For every entry that follows, return an identical copy.

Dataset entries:

* * * *

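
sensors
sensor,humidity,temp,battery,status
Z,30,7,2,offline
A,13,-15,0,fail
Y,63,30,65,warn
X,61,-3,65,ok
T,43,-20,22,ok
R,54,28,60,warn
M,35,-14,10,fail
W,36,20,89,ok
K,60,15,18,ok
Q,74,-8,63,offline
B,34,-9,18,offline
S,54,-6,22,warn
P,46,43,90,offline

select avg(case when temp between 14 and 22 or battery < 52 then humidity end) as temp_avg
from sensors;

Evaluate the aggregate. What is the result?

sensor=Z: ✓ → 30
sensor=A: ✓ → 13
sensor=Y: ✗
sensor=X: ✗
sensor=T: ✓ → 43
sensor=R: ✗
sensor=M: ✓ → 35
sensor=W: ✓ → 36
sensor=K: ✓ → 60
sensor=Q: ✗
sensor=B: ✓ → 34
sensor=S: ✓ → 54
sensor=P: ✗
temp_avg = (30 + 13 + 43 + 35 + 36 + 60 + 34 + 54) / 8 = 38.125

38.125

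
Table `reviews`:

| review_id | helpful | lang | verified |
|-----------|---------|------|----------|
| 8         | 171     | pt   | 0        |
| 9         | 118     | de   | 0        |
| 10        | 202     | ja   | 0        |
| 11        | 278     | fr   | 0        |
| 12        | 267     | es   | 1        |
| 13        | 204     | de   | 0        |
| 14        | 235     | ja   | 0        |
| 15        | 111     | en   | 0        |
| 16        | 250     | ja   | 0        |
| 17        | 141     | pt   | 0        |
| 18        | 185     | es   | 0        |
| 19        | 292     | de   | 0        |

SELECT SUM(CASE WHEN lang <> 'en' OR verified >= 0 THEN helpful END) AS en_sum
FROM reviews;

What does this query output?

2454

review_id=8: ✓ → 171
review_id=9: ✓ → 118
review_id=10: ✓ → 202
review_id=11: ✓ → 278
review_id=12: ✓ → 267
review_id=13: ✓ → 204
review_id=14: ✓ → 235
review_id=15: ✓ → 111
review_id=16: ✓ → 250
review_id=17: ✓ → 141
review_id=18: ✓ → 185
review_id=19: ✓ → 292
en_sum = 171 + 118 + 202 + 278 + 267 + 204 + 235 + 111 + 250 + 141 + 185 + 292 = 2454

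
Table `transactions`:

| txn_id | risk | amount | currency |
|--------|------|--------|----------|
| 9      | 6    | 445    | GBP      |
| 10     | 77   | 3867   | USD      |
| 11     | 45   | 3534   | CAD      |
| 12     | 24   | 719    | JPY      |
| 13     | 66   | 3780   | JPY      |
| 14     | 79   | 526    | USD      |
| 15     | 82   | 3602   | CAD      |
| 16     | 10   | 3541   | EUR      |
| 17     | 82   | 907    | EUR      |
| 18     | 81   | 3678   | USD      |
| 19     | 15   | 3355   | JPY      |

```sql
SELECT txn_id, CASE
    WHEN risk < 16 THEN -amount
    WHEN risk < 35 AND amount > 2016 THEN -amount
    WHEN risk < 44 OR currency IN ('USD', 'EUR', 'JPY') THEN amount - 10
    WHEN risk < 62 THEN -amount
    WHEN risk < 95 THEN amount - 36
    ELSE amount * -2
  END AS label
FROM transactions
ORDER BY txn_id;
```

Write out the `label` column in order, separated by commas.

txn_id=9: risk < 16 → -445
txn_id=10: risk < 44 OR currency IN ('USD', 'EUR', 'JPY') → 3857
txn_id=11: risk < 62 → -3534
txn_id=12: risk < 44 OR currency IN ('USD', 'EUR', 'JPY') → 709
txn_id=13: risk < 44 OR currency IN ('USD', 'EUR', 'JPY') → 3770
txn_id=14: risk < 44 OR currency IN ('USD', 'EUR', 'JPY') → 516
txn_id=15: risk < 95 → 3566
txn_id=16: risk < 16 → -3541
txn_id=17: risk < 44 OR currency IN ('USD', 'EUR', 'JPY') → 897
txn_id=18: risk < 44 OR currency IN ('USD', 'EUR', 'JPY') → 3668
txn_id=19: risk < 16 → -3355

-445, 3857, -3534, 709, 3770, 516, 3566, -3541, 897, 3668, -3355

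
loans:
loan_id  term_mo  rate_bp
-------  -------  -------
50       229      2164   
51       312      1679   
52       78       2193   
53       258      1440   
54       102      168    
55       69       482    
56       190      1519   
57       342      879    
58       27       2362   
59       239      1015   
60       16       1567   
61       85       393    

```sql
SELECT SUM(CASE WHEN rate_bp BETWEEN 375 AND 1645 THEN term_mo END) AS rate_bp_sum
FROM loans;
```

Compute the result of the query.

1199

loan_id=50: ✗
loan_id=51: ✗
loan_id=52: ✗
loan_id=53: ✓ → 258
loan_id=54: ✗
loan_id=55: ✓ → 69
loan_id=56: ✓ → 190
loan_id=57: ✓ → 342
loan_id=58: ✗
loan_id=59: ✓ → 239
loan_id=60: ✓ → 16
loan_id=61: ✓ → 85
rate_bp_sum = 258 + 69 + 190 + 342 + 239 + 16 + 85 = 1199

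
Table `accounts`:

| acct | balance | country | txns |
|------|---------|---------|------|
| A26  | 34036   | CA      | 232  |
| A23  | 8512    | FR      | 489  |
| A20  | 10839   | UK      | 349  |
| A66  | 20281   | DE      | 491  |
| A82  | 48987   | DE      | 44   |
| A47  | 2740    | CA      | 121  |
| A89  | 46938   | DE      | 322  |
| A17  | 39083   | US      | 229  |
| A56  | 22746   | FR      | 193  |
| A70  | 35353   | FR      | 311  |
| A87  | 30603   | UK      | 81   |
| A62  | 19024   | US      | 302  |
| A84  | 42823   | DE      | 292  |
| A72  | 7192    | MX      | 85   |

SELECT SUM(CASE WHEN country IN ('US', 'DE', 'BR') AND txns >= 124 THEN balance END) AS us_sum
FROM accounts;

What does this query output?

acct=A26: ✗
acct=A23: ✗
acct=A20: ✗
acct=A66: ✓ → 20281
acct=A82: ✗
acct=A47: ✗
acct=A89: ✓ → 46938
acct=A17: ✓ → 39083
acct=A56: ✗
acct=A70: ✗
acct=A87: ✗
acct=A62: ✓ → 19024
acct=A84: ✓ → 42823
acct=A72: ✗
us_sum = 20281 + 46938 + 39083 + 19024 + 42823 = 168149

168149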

* * * *

**RESPONSE TO THIS EXERCISE**:
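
sensors
sensor,humidity,temp,battery,status
Z,30,7,2,offline
A,13,-15,0,fail
Y,63,30,65,warn
X,61,-3,65,ok
T,43,-20,22,ok
R,54,28,60,warn
M,35,-14,10,fail
W,36,20,89,ok
K,60,15,18,ok
Q,74,-8,63,offline
B,34,-9,18,offline
S,54,-6,22,warn
P,46,43,90,offline

select avg(case when temp between 14 and 22 or battery < 52 then humidity end) as temp_avg
from sensors;

Evaluate the aggregate. What is the result?

sensor=Z: ✓ → 30
sensor=A: ✓ → 13
sensor=Y: ✗
sensor=X: ✗
sensor=T: ✓ → 43
sensor=R: ✗
sensor=M: ✓ → 35
sensor=W: ✓ → 36
sensor=K: ✓ → 60
sensor=Q: ✗
sensor=B: ✓ → 34
sensor=S: ✓ → 54
sensor=P: ✗
temp_avg = (30 + 13 + 43 + 35 + 36 + 60 + 34 + 54) / 8 = 38.125

38.125

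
Table `reviews`:

| review_id | helpful | lang | verified |
|-----------|---------|------|----------|
| 8         | 171     | pt   | 0        |
| 9         | 118     | de   | 0        |
| 10        | 202     | ja   | 0        |
| 11        | 278     | fr   | 0        |
| 12        | 267     | es   | 1        |
| 13        | 204     | de   | 0        |
| 14        | 235     | ja   | 0        |
| 15        | 111     | en   | 0        |
| 16        | 250     | ja   | 0        |
| 17        | 141     | pt   | 0        |
| 18        | 185     | es   | 0        |
| 19        | 292     | de   | 0        |

SELECT SUM(CASE WHEN lang <> 'en' OR verified >= 0 THEN helpful END) AS en_sum
FROM reviews;

What does this query output?

2454

review_id=8: ✓ → 171
review_id=9: ✓ → 118
review_id=10: ✓ → 202
review_id=11: ✓ → 278
review_id=12: ✓ → 267
review_id=13: ✓ → 204
review_id=14: ✓ → 235
review_id=15: ✓ → 111
review_id=16: ✓ → 250
review_id=17: ✓ → 141
review_id=18: ✓ → 185
review_id=19: ✓ → 292
en_sum = 171 + 118 + 202 + 278 + 267 + 204 + 235 + 111 + 250 + 141 + 185 + 292 = 2454

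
Table `transactions`:

| txn_id | risk | amount | currency |
|--------|------|--------|----------|
| 9      | 6    | 445    | GBP      |
| 10     | 77   | 3867   | USD      |
| 11     | 45   | 3534   | CAD      |
| 12     | 24   | 719    | JPY      |
| 13     | 66   | 3780   | JPY      |
| 14     | 79   | 526    | USD      |
| 15     | 82   | 3602   | CAD      |
| 16     | 10   | 3541   | EUR      |
| 17     | 82   | 907    | EUR      |
| 18     | 81   | 3678   | USD      |
| 19     | 15   | 3355   | JPY      |

```sql
SELECT txn_id, CASE
    WHEN risk < 16 THEN -amount
    WHEN risk < 35 AND amount > 2016 THEN -amount
    WHEN risk < 44 OR currency IN ('USD', 'EUR', 'JPY') THEN amount - 10
    WHEN risk < 62 THEN -amount
    WHEN risk < 95 THEN amount - 36
    ELSE amount * -2
  END AS label
FROM transactions
ORDER BY txn_id;
```

Write out the `label` column in order, separated by commas.

txn_id=9: risk < 16 → -445
txn_id=10: risk < 44 OR currency IN ('USD', 'EUR', 'JPY') → 3857
txn_id=11: risk < 62 → -3534
txn_id=12: risk < 44 OR currency IN ('USD', 'EUR', 'JPY') → 709
txn_id=13: risk < 44 OR currency IN ('USD', 'EUR', 'JPY') → 3770
txn_id=14: risk < 44 OR currency IN ('USD', 'EUR', 'JPY') → 516
txn_id=15: risk < 95 → 3566
txn_id=16: risk < 16 → -3541
txn_id=17: risk < 44 OR currency IN ('USD', 'EUR', 'JPY') → 897
txn_id=18: risk < 44 OR currency IN ('USD', 'EUR', 'JPY') → 3668
txn_id=19: risk < 16 → -3355

-445, 3857, -3534, 709, 3770, 516, 3566, -3541, 897, 3668, -3355

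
loans:
loan_id  term_mo  rate_bp
-------  -------  -------
50       229      2164   
51       312      1679   
52       78       2193   
53       258      1440   
54       102      168    
55       69       482    
56       190      1519   
57       342      879    
58       27       2362   
59       239      1015   
60       16       1567   
61       85       393    

```sql
SELECT SUM(CASE WHEN rate_bp BETWEEN 375 AND 1645 THEN term_mo END) AS rate_bp_sum
FROM loans;
```

Compute the result of the query.

1199

loan_id=50: ✗
loan_id=51: ✗
loan_id=52: ✗
loan_id=53: ✓ → 258
loan_id=54: ✗
loan_id=55: ✓ → 69
loan_id=56: ✓ → 190
loan_id=57: ✓ → 342
loan_id=58: ✗
loan_id=59: ✓ → 239
loan_id=60: ✓ → 16
loan_id=61: ✓ → 85
rate_bp_sum = 258 + 69 + 190 + 342 + 239 + 16 + 85 = 1199

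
Table `accounts`:

| acct | balance | country | txns |
|------|---------|---------|------|
| A26  | 34036   | CA      | 232  |
| A23  | 8512    | FR      | 489  |
| A20  | 10839   | UK      | 349  |
| A66  | 20281   | DE      | 491  |
| A82  | 48987   | DE      | 44   |
| A47  | 2740    | CA      | 121  |
| A89  | 46938   | DE      | 322  |
| A17  | 39083   | US      | 229  |
| A56  | 22746   | FR      | 193  |
| A70  | 35353   | FR      | 311  |
| A87  | 30603   | UK      | 81   |
| A62  | 19024   | US      | 302  |
| A84  | 42823   | DE      | 292  |
| A72  | 7192    | MX      | 85   |

SELECT SUM(CASE WHEN country IN ('US', 'DE', 'BR') AND txns >= 124 THEN balance END) AS us_sum
FROM accounts;

What does this query output?

acct=A26: ✗
acct=A23: ✗
acct=A20: ✗
acct=A66: ✓ → 20281
acct=A82: ✗
acct=A47: ✗
acct=A89: ✓ → 46938
acct=A17: ✓ → 39083
acct=A56: ✗
acct=A70: ✗
acct=A87: ✗
acct=A62: ✓ → 19024
acct=A84: ✓ → 42823
acct=A72: ✗
us_sum = 20281 + 46938 + 39083 + 19024 + 42823 = 168149

168149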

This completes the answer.